• _RECORDS SHOWN_
= Beginning of Section =
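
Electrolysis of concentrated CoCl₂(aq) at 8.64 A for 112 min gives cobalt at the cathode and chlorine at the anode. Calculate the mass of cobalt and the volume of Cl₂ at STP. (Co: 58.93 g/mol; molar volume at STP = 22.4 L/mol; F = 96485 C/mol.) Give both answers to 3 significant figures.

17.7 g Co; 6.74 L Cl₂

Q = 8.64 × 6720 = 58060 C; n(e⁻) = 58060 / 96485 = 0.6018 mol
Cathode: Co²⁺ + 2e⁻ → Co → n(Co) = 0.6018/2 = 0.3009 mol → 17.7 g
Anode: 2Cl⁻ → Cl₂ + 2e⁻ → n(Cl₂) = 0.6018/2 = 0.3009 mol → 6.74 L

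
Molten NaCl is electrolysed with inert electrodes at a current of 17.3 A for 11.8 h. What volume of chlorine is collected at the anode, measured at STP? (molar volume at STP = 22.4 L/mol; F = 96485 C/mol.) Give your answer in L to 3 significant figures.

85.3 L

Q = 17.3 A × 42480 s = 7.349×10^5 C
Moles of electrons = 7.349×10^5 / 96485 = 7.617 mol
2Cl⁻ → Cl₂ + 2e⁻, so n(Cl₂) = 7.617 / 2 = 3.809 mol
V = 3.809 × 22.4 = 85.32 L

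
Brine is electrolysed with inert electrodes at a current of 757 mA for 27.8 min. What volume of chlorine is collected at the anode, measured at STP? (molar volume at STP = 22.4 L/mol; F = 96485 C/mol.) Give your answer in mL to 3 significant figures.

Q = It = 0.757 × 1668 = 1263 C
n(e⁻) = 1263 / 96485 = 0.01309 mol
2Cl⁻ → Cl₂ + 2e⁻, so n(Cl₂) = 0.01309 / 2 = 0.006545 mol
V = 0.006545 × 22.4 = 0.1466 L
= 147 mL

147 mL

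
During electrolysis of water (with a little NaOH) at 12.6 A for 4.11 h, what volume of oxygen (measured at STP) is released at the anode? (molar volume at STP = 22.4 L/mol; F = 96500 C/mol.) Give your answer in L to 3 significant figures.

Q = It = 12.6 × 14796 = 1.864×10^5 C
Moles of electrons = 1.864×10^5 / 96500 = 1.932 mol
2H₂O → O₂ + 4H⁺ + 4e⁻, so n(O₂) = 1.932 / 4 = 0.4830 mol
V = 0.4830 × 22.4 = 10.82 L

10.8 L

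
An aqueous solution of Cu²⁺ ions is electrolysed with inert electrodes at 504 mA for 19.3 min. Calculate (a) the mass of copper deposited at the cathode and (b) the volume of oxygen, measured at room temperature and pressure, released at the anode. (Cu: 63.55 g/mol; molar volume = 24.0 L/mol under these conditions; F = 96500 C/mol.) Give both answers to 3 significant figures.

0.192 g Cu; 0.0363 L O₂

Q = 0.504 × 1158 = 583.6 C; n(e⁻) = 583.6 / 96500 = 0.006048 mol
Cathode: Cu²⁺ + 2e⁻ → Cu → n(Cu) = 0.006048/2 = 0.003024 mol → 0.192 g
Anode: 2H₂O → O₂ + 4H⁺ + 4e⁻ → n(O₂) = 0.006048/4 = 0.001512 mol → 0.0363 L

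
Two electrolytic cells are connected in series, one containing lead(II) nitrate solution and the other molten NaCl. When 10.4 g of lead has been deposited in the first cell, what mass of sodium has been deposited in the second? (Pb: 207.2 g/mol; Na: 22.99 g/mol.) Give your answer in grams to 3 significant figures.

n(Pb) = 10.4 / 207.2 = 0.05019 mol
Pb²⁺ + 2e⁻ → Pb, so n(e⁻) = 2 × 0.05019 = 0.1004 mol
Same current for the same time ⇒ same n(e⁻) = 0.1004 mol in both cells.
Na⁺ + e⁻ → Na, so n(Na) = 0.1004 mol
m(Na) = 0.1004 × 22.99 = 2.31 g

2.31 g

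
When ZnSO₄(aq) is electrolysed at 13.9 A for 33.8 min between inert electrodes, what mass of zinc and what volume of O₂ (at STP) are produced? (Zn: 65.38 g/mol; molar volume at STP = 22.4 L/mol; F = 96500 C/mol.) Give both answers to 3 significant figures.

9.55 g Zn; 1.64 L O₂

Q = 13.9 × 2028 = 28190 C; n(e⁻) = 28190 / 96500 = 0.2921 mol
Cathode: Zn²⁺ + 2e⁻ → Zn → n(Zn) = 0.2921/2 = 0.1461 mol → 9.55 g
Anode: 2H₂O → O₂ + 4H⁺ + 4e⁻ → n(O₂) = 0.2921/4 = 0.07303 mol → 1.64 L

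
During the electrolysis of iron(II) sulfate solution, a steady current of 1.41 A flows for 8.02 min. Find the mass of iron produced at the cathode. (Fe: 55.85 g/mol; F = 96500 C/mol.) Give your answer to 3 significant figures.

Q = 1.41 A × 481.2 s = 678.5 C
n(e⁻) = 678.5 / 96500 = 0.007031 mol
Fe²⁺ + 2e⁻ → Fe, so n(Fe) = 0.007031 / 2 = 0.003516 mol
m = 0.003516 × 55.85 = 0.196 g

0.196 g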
= End of Section =
= Beginning of Section =
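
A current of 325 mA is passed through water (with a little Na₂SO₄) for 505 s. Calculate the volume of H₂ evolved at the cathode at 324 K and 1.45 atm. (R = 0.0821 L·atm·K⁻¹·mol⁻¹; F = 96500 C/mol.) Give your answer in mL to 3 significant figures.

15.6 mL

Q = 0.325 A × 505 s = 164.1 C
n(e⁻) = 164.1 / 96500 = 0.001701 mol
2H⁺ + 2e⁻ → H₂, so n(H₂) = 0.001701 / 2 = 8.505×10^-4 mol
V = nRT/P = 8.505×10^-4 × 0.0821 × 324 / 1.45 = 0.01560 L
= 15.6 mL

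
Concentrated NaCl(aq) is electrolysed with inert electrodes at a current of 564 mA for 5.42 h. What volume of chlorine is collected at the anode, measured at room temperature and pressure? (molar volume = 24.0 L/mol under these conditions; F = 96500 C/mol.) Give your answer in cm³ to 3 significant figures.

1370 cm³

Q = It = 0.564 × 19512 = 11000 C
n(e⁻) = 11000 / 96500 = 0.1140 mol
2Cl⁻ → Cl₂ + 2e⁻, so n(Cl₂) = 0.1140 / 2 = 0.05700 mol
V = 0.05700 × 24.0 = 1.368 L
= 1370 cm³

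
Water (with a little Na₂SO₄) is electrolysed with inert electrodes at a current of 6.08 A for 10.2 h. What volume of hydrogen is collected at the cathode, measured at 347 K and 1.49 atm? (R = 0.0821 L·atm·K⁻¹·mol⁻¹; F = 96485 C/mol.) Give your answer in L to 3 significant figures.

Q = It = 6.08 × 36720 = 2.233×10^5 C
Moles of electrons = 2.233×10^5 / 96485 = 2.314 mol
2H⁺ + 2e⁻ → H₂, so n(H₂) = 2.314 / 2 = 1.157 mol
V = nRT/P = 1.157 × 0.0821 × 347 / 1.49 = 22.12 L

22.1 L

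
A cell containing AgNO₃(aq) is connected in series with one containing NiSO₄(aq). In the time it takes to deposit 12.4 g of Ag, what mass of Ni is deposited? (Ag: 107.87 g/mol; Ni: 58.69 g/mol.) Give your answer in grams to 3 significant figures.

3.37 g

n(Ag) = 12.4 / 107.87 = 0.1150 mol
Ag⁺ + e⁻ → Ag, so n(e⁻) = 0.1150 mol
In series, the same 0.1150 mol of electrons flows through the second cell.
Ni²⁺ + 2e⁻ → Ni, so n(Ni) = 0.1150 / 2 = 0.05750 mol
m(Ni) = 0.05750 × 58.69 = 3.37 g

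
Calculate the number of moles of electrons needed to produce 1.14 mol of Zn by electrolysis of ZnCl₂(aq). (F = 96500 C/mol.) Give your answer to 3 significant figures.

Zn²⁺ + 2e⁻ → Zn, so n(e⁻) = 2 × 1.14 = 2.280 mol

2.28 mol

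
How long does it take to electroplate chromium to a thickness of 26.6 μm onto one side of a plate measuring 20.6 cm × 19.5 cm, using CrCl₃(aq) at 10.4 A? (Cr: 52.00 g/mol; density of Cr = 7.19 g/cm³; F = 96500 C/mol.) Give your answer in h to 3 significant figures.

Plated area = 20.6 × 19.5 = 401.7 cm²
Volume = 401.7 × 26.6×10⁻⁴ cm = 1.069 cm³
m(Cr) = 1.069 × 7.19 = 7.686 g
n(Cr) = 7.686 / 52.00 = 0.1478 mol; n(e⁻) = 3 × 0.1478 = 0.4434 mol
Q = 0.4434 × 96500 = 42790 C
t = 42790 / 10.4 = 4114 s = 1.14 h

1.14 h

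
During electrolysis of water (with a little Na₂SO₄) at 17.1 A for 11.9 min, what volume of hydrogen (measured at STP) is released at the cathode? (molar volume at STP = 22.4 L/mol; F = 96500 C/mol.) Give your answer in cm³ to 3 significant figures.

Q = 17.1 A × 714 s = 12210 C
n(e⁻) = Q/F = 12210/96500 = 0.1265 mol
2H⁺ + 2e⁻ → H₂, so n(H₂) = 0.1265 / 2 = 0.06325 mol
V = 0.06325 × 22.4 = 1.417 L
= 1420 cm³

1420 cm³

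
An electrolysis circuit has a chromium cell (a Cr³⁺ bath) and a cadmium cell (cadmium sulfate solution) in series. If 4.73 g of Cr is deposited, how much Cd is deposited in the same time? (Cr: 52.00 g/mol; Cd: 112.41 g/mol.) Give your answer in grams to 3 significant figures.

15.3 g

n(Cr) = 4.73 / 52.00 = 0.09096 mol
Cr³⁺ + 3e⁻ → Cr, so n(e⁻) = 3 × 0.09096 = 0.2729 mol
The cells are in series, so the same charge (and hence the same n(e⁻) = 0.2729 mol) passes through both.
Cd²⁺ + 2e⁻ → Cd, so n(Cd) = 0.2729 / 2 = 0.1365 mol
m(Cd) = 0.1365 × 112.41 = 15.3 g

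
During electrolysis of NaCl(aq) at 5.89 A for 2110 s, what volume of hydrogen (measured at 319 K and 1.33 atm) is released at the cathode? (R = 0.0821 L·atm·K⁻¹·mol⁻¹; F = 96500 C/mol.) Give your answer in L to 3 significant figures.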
= End of Section =
• _EXERCISE OBJECTIVE_
Starting at the line that has "During electrolysis of water (with a little Na₂SO₄)" in the records above, restate word for word every line until the one that has "During electrolysis of NaCl(aq)", and include that one as well.

• _WRITTEN REPLY_
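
During electrolysis of water (with a little Na₂SO₄) at 17.1 A for 11.9 min, what volume of hydrogen (measured at STP) is released at the cathode? (molar volume at STP = 22.4 L/mol; F = 96500 C/mol.) Give your answer in cm³ to 3 significant figures.

Q = 17.1 A × 714 s = 12210 C
n(e⁻) = Q/F = 12210/96500 = 0.1265 mol
2H⁺ + 2e⁻ → H₂, so n(H₂) = 0.1265 / 2 = 0.06325 mol
V = 0.06325 × 22.4 = 1.417 L
= 1420 cm³

1420 cm³

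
An electrolysis circuit has a chromium cell (a Cr³⁺ bath) and a cadmium cell (cadmium sulfate solution) in series. If 4.73 g of Cr is deposited, how much Cd is deposited in the same time? (Cr: 52.00 g/mol; Cd: 112.41 g/mol.) Give your answer in grams to 3 significant figures.

15.3 g

n(Cr) = 4.73 / 52.00 = 0.09096 mol
Cr³⁺ + 3e⁻ → Cr, so n(e⁻) = 3 × 0.09096 = 0.2729 mol
The cells are in series, so the same charge (and hence the same n(e⁻) = 0.2729 mol) passes through both.
Cd²⁺ + 2e⁻ → Cd, so n(Cd) = 0.2729 / 2 = 0.1365 mol
m(Cd) = 0.1365 × 112.41 = 15.3 g

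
During electrolysis of NaCl(aq) at 5.89 A for 2110 s, what volume of hydrogen (measured at 319 K and 1.33 atm) is released at the cathode? (R = 0.0821 L·atm·K⁻¹·mol⁻¹; F = 96500 C/mol.) Give your answer in L to 3 significant figures.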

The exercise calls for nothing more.